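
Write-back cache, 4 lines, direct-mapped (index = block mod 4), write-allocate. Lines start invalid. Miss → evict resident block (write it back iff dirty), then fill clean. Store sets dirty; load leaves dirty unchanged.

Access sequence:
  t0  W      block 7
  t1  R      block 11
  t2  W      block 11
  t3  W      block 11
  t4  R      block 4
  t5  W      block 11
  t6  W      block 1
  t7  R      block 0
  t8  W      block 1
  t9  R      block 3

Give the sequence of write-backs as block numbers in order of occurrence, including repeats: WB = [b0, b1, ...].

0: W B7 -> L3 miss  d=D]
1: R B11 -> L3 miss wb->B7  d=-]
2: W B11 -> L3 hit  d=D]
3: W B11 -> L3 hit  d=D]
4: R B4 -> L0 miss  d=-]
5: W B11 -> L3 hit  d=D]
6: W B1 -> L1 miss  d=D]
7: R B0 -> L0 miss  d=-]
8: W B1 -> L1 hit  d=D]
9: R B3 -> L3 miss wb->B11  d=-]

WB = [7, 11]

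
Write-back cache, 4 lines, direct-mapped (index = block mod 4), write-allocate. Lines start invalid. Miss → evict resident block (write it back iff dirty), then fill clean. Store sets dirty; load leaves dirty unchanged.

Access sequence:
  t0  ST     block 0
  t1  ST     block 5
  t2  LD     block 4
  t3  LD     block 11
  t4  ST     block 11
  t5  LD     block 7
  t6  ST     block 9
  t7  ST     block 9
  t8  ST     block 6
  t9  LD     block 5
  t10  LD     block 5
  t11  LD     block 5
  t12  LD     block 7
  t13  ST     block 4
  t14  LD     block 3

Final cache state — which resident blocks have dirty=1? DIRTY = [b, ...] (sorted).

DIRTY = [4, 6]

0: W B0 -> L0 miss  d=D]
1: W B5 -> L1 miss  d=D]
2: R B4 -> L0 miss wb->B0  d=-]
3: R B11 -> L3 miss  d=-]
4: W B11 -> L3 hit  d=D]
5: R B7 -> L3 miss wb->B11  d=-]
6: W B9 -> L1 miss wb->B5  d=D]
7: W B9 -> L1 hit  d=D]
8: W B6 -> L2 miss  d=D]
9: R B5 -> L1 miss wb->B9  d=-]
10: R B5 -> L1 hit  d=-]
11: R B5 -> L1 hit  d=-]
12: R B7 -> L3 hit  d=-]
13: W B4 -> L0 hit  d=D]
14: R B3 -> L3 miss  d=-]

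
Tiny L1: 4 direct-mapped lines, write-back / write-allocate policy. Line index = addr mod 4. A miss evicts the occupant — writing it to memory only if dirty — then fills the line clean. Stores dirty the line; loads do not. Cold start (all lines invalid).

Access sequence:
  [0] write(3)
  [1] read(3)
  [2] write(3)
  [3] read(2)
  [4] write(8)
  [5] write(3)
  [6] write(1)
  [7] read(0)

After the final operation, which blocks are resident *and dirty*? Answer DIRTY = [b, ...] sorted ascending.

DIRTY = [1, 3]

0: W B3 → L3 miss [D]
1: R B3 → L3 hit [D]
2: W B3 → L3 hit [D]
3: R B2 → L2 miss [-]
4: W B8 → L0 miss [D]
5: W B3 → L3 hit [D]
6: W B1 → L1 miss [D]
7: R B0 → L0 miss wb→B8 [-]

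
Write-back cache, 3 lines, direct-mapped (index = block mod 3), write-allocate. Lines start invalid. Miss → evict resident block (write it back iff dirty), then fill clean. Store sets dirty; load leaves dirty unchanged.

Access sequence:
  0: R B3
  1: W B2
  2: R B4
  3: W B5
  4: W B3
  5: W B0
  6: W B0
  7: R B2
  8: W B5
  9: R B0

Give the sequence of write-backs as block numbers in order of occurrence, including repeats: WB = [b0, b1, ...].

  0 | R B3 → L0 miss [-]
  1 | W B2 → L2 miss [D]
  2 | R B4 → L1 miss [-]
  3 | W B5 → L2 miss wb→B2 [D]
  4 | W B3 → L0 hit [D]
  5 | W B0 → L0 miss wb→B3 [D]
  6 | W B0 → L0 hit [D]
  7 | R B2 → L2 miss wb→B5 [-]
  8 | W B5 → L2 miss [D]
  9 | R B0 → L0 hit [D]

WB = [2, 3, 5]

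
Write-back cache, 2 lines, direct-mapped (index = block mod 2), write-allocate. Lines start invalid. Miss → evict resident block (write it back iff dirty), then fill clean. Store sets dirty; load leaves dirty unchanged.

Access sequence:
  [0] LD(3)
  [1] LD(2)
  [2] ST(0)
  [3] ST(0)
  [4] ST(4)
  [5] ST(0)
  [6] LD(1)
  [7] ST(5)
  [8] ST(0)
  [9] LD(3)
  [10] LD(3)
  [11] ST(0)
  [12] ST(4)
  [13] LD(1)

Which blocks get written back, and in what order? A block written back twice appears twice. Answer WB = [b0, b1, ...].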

##############################

Beginning with the first line and ending with the last, copy the material above exactly.

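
Write-back cache, 4 lines, direct-mapped (index = block mod 4), write-allocate. Lines start invalid. Miss → evict resident block (write it back iff dirty), then fill clean. Store sets dirty; load leaves dirty unchanged.

Access sequence:
  t0  W      block 7
  t1  R      block 11
  t2  W      block 11
  t3  W      block 11
  t4  R      block 4
  t5  W      block 11
  t6  W      block 1
  t7  R      block 0
  t8  W      block 1
  t9  R      block 3

Give the sequence of write-backs as block numbers in order of occurrence, including repeats: WB = [b0, b1, ...].

0: W B7 -> L3 miss  d=D]
1: R B11 -> L3 miss wb->B7  d=-]
2: W B11 -> L3 hit  d=D]
3: W B11 -> L3 hit  d=D]
4: R B4 -> L0 miss  d=-]
5: W B11 -> L3 hit  d=D]
6: W B1 -> L1 miss  d=D]
7: R B0 -> L0 miss  d=-]
8: W B1 -> L1 hit  d=D]
9: R B3 -> L3 miss wb->B11  d=-]

WB = [7, 11]

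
Write-back cache, 4 lines, direct-mapped (index = block mod 4), write-allocate. Lines start invalid. Miss → evict resident block (write it back iff dirty), then fill clean. Store sets dirty; load leaves dirty unchanged.

Access sequence:
  t0  ST     block 0
  t1  ST     block 5
  t2  LD     block 4
  t3  LD     block 11
  t4  ST     block 11
  t5  LD     block 7
  t6  ST     block 9
  t7  ST     block 9
  t8  ST     block 6
  t9  LD     block 5
  t10  LD     block 5
  t11  LD     block 5
  t12  LD     block 7
  t13  ST     block 4
  t14  LD     block 3

Final cache state — which resident blocks have dirty=1? DIRTY = [b, ...] (sorted).

DIRTY = [4, 6]

0: W B0 -> L0 miss  d=D]
1: W B5 -> L1 miss  d=D]
2: R B4 -> L0 miss wb->B0  d=-]
3: R B11 -> L3 miss  d=-]
4: W B11 -> L3 hit  d=D]
5: R B7 -> L3 miss wb->B11  d=-]
6: W B9 -> L1 miss wb->B5  d=D]
7: W B9 -> L1 hit  d=D]
8: W B6 -> L2 miss  d=D]
9: R B5 -> L1 miss wb->B9  d=-]
10: R B5 -> L1 hit  d=-]
11: R B5 -> L1 hit  d=-]
12: R B7 -> L3 hit  d=-]
13: W B4 -> L0 hit  d=D]
14: R B3 -> L3 miss  d=-]

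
Tiny L1: 4 direct-mapped lines, write-back / write-allocate policy. Line index = addr mod 4. A miss evicts the occupant — writing it to memory only if dirty — then fills the line clean. Stores dirty the line; loads do not. Cold start (all lines invalid).

Access sequence:
  [0] write(3)
  [1] read(3)
  [2] write(3)
  [3] read(2)
  [4] write(8)
  [5] write(3)
  [6] write(1)
  [7] read(0)

After the final operation, which blocks are resident *and dirty*? Answer DIRTY = [b, ...] sorted ascending.

DIRTY = [1, 3]

0: W B3 → L3 miss [D]
1: R B3 → L3 hit [D]
2: W B3 → L3 hit [D]
3: R B2 → L2 miss [-]
4: W B8 → L0 miss [D]
5: W B3 → L3 hit [D]
6: W B1 → L1 miss [D]
7: R B0 → L0 miss wb→B8 [-]

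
Write-back cache, 3 lines, direct-mapped (index = block mod 3), write-allocate. Lines start invalid. Miss → evict resident block (write it back iff dirty), then fill clean. Store sets dirty; load leaves dirty unchanged.

Access sequence:
  0: R B3
  1: W B2
  2: R B4
  3: W B5
  4: W B3
  5: W B0
  6: W B0
  7: R B2
  8: W B5
  9: R B0

Give the sequence of write-backs as block numbers in order of occurrence, including repeats: WB = [b0, b1, ...].

  0 | R B3 → L0 miss [-]
  1 | W B2 → L2 miss [D]
  2 | R B4 → L1 miss [-]
  3 | W B5 → L2 miss wb→B2 [D]
  4 | W B3 → L0 hit [D]
  5 | W B0 → L0 miss wb→B3 [D]
  6 | W B0 → L0 hit [D]
  7 | R B2 → L2 miss wb→B5 [-]
  8 | W B5 → L2 miss [D]
  9 | R B0 → L0 hit [D]

WB = [2, 3, 5]

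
Write-back cache, 2 lines, direct-mapped (index = block mod 2), write-allocate. Lines start invalid. Miss → evict resident block (write it back iff dirty), then fill clean. Store sets dirty; load leaves dirty unchanged.

Access sequence:
  [0] LD(3)
  [1] LD(2)
  [2] ST(0)
  [3] ST(0)
  [4] ST(4)
  [5] ST(0)
  [6] LD(1)
  [7] ST(5)
  [8] ST(0)
  [9] LD(3)
  [10] LD(3)
  [11] ST(0)
  [12] ST(4)
  [13] LD(1)

Which blocks get written back, and in what order? A block written back twice appears twice. Answer WB = [b0, b1, ...].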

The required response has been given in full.